- _TASK ITEM_
Word for word, repeat all of the entries below.

Stored data entries
[Start of section]
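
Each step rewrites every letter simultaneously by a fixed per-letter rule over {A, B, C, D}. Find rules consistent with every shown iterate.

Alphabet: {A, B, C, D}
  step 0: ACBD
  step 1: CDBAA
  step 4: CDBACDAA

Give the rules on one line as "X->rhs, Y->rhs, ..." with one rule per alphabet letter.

A->C, B->BA, C->D, D->A

  step 0 ⇒ step 1: ACBD ⇒ C·D·BA·A
    A ↦ C
    B ↦ BA
    C ↦ D
    D ↦ A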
[End of section]
- _SOLUTION TO THIS TASK_
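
Each step rewrites every letter simultaneously by a fixed per-letter rule over {A, B, C, D}. Find rules consistent with every shown iterate.

Alphabet: {A, B, C, D}
  step 0: ACBD
  step 1: CDBAA
  step 4: CDBACDAA

Give the rules on one line as "X->rhs, Y->rhs, ..." with one rule per alphabet letter.

A->C, B->BA, C->D, D->A

  step 0 ⇒ step 1: ACBD ⇒ C·D·BA·A
    A ↦ C
    B ↦ BA
    C ↦ D
    D ↦ A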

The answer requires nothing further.